Beginning at the line that contains "Preferences are given by U(a, o)", return every remaining line of the data below exactly; return nothing before it.

■ **RECORD EXTRACTS**
= Beginning of Section =

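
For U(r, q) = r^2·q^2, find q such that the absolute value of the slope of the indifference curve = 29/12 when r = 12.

q = 29

MU_r = 2·r·q^2 and MU_q = 2·r^2·q.
MRS = MU_r/MU_q = q/r.
Substitute r = 12: MRS = q/12. Setting q/12 = 29/12 gives q = (29/12)·12 = 29.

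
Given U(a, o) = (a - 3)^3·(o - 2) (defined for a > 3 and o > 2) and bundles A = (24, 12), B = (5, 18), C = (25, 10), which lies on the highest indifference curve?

Bundle A

Evaluate utility at each bundle:
U(A) = 92610.
U(B) = 128.
U(C) = 85184.
Highest utility is A, so A ≻ C ≻ B.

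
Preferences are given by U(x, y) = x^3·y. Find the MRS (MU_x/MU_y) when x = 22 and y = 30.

MU_x = 3·x^2·y and MU_y = x^3.
MRS = MU_x/MU_y = (3/1)·y/x.
At (22, 30): MRS = 45/11.
The indifference curve has slope −45/11 at this bundle.

MRS = 45/11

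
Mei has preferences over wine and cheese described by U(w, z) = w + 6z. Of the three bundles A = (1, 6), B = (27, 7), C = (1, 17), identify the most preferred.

Bundle C

Evaluate utility at each bundle:
U(A) = 37.
U(B) = 69.
U(C) = 103.
Highest utility is C, so C ≻ B ≻ A.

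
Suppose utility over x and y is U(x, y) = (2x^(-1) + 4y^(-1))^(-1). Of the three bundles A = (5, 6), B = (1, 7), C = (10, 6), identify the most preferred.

Bundle C

Evaluate utility at each bundle:
U(A) = 0.938.
U(B) = 0.389.
U(C) = 1.154.
Highest utility is C, so C ≻ A ≻ B.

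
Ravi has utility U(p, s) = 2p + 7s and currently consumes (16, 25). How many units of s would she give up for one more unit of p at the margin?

MRS = 2/7

MU_p = 2, MU_s = 7, so MRS = 2/7 at every bundle.
At (16, 25): MRS = 2/7.
That is, one extra unit of p is worth 2/7 units of s at the margin.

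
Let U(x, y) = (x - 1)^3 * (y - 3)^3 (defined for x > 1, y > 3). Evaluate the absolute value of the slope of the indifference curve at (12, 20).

MU_x = 3·(x−1)^2·(y−3)^3, MU_y = 3·(x−1)^3·(y−3)^2.
MRS = (y−3)/(x−1).
At (12, 20): MRS = 17/11.
That is, one extra unit of x is worth 17/11 units of y at the margin.

MRS = 17/11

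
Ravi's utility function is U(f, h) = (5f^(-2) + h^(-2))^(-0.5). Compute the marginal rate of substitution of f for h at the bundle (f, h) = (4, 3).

MRS = 135/64

For CES with ρ = -2, MRS = (5/1)·(h/f)^3.
At (4, 3): MRS = 135/64.
That is, one extra unit of f is worth 135/64 units of h at the margin.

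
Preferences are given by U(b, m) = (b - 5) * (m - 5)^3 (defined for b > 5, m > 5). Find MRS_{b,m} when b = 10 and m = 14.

MU_b = (m−5)^3, MU_m = 3·(b−5)·(m−5)^2.
MRS = (1/3)·(m−5)/(b−5).
At (10, 14): MRS = 0.6.
That is, one extra unit of b is worth 0.6 units of m at the margin.

MRS = 0.6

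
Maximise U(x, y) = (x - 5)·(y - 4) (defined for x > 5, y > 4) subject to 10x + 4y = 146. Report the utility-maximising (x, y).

x* = 9, y* = 14

MU_x = (y−4), MU_y = (x−5).
MRS = (y−4)/(x−5).
Tangency: set MRS = p_x/p_y = 10/4 = 2.5.
So (y − 4)/(x − 5) = 2.5, i.e. (y − 4) = 2.5·(x − 5).
Rewrite the budget in excess-of-subsistence terms: 10·(x − 5) + 4·(y − 4) = 146 − 10·5 − 4·4 = 80.
Substituting, 20·(x − 5) = 80, so x − 5 = 4 and x* = 9.
Then y − 4 = 2.5·4 = 10, so y* = 14.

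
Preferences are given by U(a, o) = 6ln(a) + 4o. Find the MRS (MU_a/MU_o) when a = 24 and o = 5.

MU_a = 6/a, MU_o = 4.
MRS = 6/a ÷ 4.
At (24, 5): MRS = 1/16.
That is, one extra unit of a is worth 1/16 units of o at the margin.

MRS = 1/16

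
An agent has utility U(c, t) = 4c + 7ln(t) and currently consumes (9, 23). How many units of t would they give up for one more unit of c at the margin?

MU_c = 4, MU_t = 7/t.
MRS = 4 ÷ (7/t).
At (9, 23): MRS = 92/7.
That is, one extra unit of c is worth 92/7 units of t at the margin.

MRS = 92/7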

= End of Section =

■ **ANSWER AREA**
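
Preferences are given by U(a, o) = 6ln(a) + 4o. Find the MRS (MU_a/MU_o) when a = 24 and o = 5.

MU_a = 6/a, MU_o = 4.
MRS = 6/a ÷ 4.
At (24, 5): MRS = 1/16.
That is, one extra unit of a is worth 1/16 units of o at the margin.

MRS = 1/16

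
An agent has utility U(c, t) = 4c + 7ln(t) and currently consumes (9, 23). How many units of t would they give up for one more unit of c at the margin?

MU_c = 4, MU_t = 7/t.
MRS = 4 ÷ (7/t).
At (9, 23): MRS = 92/7.
That is, one extra unit of c is worth 92/7 units of t at the margin.

MRS = 92/7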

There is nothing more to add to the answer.